● **DATA SECTION**:
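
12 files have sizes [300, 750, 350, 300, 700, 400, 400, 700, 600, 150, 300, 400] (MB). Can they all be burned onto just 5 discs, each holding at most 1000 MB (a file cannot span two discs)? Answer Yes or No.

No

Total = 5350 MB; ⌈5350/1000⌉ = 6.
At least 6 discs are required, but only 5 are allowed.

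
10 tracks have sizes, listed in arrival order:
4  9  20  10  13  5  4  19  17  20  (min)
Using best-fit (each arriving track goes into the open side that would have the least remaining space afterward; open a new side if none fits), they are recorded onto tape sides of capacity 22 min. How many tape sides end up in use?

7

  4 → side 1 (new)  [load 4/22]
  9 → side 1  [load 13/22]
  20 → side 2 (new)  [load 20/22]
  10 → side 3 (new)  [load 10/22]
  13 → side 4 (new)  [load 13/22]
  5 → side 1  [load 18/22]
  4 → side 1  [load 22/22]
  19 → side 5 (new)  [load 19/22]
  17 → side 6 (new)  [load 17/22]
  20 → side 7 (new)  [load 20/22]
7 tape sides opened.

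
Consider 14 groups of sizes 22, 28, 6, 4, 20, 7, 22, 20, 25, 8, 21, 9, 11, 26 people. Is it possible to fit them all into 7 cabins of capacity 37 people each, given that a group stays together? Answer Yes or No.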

● **WHAT THE EXERCISE ASKS**: Hand back the whole listing, exactly as it is.

● **WRITTEN RESPONSE**:
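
12 files have sizes [300, 750, 350, 300, 700, 400, 400, 700, 600, 150, 300, 400] (MB). Can they all be burned onto just 5 discs, each holding at most 1000 MB (a file cannot span two discs)? Answer Yes or No.

No

Total = 5350 MB; ⌈5350/1000⌉ = 6.
At least 6 discs are required, but only 5 are allowed.

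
10 tracks have sizes, listed in arrival order:
4  9  20  10  13  5  4  19  17  20  (min)
Using best-fit (each arriving track goes into the open side that would have the least remaining space afterward; open a new side if none fits), they are recorded onto tape sides of capacity 22 min. How many tape sides end up in use?

7

  4 → side 1 (new)  [load 4/22]
  9 → side 1  [load 13/22]
  20 → side 2 (new)  [load 20/22]
  10 → side 3 (new)  [load 10/22]
  13 → side 4 (new)  [load 13/22]
  5 → side 1  [load 18/22]
  4 → side 1  [load 22/22]
  19 → side 5 (new)  [load 19/22]
  17 → side 6 (new)  [load 17/22]
  20 → side 7 (new)  [load 20/22]
7 tape sides opened.

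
Consider 14 groups of sizes 22, 28, 6, 4, 20, 7, 22, 20, 25, 8, 21, 9, 11, 26 people. Is it possible to fit them all into 7 cabins of capacity 37 people each, given that a group stays together? Answer Yes or No.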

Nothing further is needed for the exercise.